Your goal: Retype each entry. Leave nothing out.

----- Record set -----

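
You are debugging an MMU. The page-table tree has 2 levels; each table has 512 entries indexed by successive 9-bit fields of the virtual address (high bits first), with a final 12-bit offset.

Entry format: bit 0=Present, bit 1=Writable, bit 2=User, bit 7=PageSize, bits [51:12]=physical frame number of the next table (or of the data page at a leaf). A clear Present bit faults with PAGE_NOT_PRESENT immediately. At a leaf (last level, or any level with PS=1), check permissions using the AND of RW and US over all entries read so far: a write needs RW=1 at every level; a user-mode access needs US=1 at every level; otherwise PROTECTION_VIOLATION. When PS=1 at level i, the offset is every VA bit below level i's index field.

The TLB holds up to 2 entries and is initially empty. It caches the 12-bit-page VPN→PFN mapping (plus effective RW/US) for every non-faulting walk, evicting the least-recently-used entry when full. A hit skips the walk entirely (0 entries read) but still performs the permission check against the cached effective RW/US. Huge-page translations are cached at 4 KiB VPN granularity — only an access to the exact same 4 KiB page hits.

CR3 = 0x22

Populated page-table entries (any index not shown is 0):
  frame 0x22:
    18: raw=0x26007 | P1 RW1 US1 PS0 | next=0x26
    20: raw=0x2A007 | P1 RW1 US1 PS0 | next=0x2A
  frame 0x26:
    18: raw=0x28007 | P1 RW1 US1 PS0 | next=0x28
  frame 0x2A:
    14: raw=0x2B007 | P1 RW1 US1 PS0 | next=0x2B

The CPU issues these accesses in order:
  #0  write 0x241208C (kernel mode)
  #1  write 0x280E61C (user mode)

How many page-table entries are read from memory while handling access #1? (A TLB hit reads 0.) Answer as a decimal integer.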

-----

The answer:
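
You are debugging an MMU. The page-table tree has 2 levels; each table has 512 entries indexed by successive 9-bit fields of the virtual address (high bits first), with a final 12-bit offset.

Entry format: bit 0=Present, bit 1=Writable, bit 2=User, bit 7=PageSize, bits [51:12]=physical frame number of the next table (or of the data page at a leaf). A clear Present bit faults with PAGE_NOT_PRESENT immediately. At a leaf (last level, or any level with PS=1), check permissions using the AND of RW and US over all entries read so far: a write needs RW=1 at every level; a user-mode access needs US=1 at every level; otherwise PROTECTION_VIOLATION. When PS=1 at level i, the offset is every VA bit below level i's index field.

The TLB holds up to 2 entries and is initially empty. It caches the 12-bit-page VPN→PFN mapping (plus effective RW/US) for every non-faulting walk, evicting the least-recently-used entry when full. A hit skips the walk entirely (0 entries read) but still performs the permission check against the cached effective RW/US. Huge-page translations are cached at 4 KiB VPN granularity — only an access to the exact same 4 KiB page hits.

CR3 = 0x22

Populated page-table entries (any index not shown is 0):
  frame 0x22:
    18: raw=0x26007 | P1 RW1 US1 PS0 | next=0x26
    20: raw=0x2A007 | P1 RW1 US1 PS0 | next=0x2A
  frame 0x26:
    18: raw=0x28007 | P1 RW1 US1 PS0 | next=0x28
  frame 0x2A:
    14: raw=0x2B007 | P1 RW1 US1 PS0 | next=0x2B

The CPU issues these accesses in order:
  #0  write 0x241208C (kernel mode)
  #1  write 0x280E61C (user mode)

How many page-table entries are read from memory while handling access #1? (A TLB hit reads 0.) Answer as a decimal integer.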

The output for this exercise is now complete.